Records from a collection

================

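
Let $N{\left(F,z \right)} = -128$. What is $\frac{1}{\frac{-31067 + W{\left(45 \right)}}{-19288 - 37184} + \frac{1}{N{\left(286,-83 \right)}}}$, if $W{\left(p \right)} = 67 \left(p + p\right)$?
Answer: $\frac{903552}{393533} \approx 2.296$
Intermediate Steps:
$W{\left(p \right)} = 134 p$ ($W{\left(p \right)} = 67 \cdot 2 p = 134 p$)
$\frac{1}{\frac{-31067 + W{\left(45 \right)}}{-19288 - 37184} + \frac{1}{N{\left(286,-83 \right)}}} = \frac{1}{\frac{-31067 + 134 \cdot 45}{-19288 - 37184} + \frac{1}{-128}} = \frac{1}{\frac{-31067 + 6030}{-56472} - \frac{1}{128}} = \frac{1}{\left(-25037\right) \left(- \frac{1}{56472}\right) - \frac{1}{128}} = \frac{1}{\frac{25037}{56472} - \frac{1}{128}} = \frac{1}{\frac{393533}{903552}} = \frac{903552}{393533}$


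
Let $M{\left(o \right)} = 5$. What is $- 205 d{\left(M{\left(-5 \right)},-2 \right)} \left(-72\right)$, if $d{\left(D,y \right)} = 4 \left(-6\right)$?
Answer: $-354240$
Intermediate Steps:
$d{\left(D,y \right)} = -24$
$- 205 d{\left(M{\left(-5 \right)},-2 \right)} \left(-72\right) = \left(-205\right) \left(-24\right) \left(-72\right) = 4920 \left(-72\right) = -354240$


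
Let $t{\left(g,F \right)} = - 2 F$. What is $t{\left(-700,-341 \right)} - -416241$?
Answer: $416923$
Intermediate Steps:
$t{\left(-700,-341 \right)} - -416241 = \left(-2\right) \left(-341\right) - -416241 = 682 + 416241 = 416923$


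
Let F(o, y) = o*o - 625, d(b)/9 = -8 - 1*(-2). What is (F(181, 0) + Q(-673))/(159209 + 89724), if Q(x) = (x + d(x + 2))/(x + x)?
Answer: 43255783/335063818 ≈ 0.12910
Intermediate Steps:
d(b) = -54 (d(b) = 9*(-8 - 1*(-2)) = 9*(-8 + 2) = 9*(-6) = -54)
Q(x) = (-54 + x)/(2*x) (Q(x) = (x - 54)/(x + x) = (-54 + x)/((2*x)) = (-54 + x)*(1/(2*x)) = (-54 + x)/(2*x))
F(o, y) = -625 + o² (F(o, y) = o² - 625 = -625 + o²)
(F(181, 0) + Q(-673))/(159209 + 89724) = ((-625 + 181²) + (½)*(-54 - 673)/(-673))/(159209 + 89724) = ((-625 + 32761) + (½)*(-1/673)*(-727))/248933 = (32136 + 727/1346)*(1/248933) = (43255783/1346)*(1/248933) = 43255783/335063818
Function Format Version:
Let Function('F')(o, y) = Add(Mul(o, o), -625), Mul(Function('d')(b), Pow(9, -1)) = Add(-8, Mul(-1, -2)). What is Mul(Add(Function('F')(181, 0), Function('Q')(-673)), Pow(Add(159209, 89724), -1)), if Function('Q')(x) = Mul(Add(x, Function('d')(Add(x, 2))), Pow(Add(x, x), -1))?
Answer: Rational(43255783, 335063818) ≈ 0.12910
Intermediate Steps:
Function('d')(b) = -54 (Function('d')(b) = Mul(9, Add(-8, Mul(-1, -2))) = Mul(9, Add(-8, 2)) = Mul(9, -6) = -54)
Function('Q')(x) = Mul(Rational(1, 2), Pow(x, -1), Add(-54, x)) (Function('Q')(x) = Mul(Add(x, -54), Pow(Add(x, x), -1)) = Mul(Add(-54, x), Pow(Mul(2, x), -1)) = Mul(Add(-54, x), Mul(Rational(1, 2), Pow(x, -1))) = Mul(Rational(1, 2), Pow(x, -1), Add(-54, x)))
Function('F')(o, y) = Add(-625, Pow(o, 2)) (Function('F')(o, y) = Add(Pow(o, 2), -625) = Add(-625, Pow(o, 2)))
Mul(Add(Function('F')(181, 0), Function('Q')(-673)), Pow(Add(159209, 89724), -1)) = Mul(Add(Add(-625, Pow(181, 2)), Mul(Rational(1, 2), Pow(-673, -1), Add(-54, -673))), Pow(Add(159209, 89724), -1)) = Mul(Add(Add(-625, 32761), Mul(Rational(1, 2), Rational(-1, 673), -727)), Pow(248933, -1)) = Mul(Add(32136, Rational(727, 1346)), Rational(1, 248933)) = Mul(Rational(43255783, 1346), Rational(1, 248933)) = Rational(43255783, 335063818)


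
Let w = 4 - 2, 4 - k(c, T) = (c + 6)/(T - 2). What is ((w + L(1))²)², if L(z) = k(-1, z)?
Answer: 14641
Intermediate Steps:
k(c, T) = 4 - (6 + c)/(-2 + T) (k(c, T) = 4 - (c + 6)/(T - 2) = 4 - (6 + c)/(-2 + T))
L(z) = (-13 + 4*z)/(-2 + z) (L(z) = (-14 - 1*(-1) + 4*z)/(-2 + z) = (-14 + 1 + 4*z)/(-2 + z) = (-13 + 4*z)/(-2 + z))
w = 2
((w + L(1))²)² = ((2 + (-13 + 4*1)/(-2 + 1))²)² = ((2 + (-13 + 4)/(-1))²)² = ((2 - 1*(-9))²)² = ((2 + 9)²)² = (11²)² = 121² = 14641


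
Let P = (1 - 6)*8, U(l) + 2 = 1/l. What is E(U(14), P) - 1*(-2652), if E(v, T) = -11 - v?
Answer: 37001/14 ≈ 2642.9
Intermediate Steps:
U(l) = -2 + 1/l
P = -40 (P = -5*8 = -40)
E(U(14), P) - 1*(-2652) = (-11 - (-2 + 1/14)) - 1*(-2652) = (-11 - (-2 + 1/14)) + 2652 = (-11 - 1*(-27/14)) + 2652 = (-11 + 27/14) + 2652 = -127/14 + 2652 = 37001/14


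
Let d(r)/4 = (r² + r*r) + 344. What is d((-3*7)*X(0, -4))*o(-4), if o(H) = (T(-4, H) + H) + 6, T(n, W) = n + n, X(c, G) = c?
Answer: -8256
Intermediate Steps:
T(n, W) = 2*n
d(r) = 1376 + 8*r² (d(r) = 4*((r² + r*r) + 344) = 4*((r² + r²) + 344) = 4*(2*r² + 344) = 4*(344 + 2*r²) = 1376 + 8*r²)
o(H) = -2 + H (o(H) = (2*(-4) + H) + 6 = (-8 + H) + 6 = -2 + H)
d((-3*7)*X(0, -4))*o(-4) = (1376 + 8*(-3*7*0)²)*(-2 - 4) = (1376 + 8*(-21*0)²)*(-6) = (1376 + 8*0²)*(-6) = (1376 + 8*0)*(-6) = (1376 + 0)*(-6) = 1376*(-6) = -8256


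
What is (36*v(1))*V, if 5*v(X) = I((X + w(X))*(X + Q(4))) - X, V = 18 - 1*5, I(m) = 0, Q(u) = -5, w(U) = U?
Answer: -468/5 ≈ -93.600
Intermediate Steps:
V = 13 (V = 18 - 5 = 13)
v(X) = -X/5 (v(X) = (0 - X)/5 = (-X)/5 = -X/5)
(36*v(1))*V = (36*(-1/5*1))*13 = (36*(-1/5))*13 = -36/5*13 = -468/5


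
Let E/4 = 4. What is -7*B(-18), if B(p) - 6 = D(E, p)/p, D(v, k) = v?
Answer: -322/9 ≈ -35.778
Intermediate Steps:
E = 16 (E = 4*4 = 16)
B(p) = 6 + 16/p
-7*B(-18) = -7*(6 + 16/(-18)) = -7*(6 + 16*(-1/18)) = -7*(6 - 8/9) = -7*46/9 = -322/9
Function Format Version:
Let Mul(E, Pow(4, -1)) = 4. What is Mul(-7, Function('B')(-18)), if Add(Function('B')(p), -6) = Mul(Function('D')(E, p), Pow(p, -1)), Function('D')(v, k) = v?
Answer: Rational(-322, 9) ≈ -35.778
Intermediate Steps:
E = 16 (E = Mul(4, 4) = 16)
Function('B')(p) = Add(6, Mul(16, Pow(p, -1)))
Mul(-7, Function('B')(-18)) = Mul(-7, Add(6, Mul(16, Pow(-18, -1)))) = Mul(-7, Add(6, Mul(16, Rational(-1, 18)))) = Mul(-7, Add(6, Rational(-8, 9))) = Mul(-7, Rational(46, 9)) = Rational(-322, 9)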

================

◆ **Work instructions**: Write down exactly the span of lines above from the one containing "Answer: 37001/14 ≈ 2642.9" to the one containing "Answer: -8256", both ends included.

◆ **Completed task**:
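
Answer: 37001/14 ≈ 2642.9
Intermediate Steps:
U(l) = -2 + 1/l
P = -40 (P = -5*8 = -40)
E(U(14), P) - 1*(-2652) = (-11 - (-2 + 1/14)) - 1*(-2652) = (-11 - (-2 + 1/14)) + 2652 = (-11 - 1*(-27/14)) + 2652 = (-11 + 27/14) + 2652 = -127/14 + 2652 = 37001/14


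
Let d(r)/4 = (r² + r*r) + 344. What is d((-3*7)*X(0, -4))*o(-4), if o(H) = (T(-4, H) + H) + 6, T(n, W) = n + n, X(c, G) = c?
Answer: -8256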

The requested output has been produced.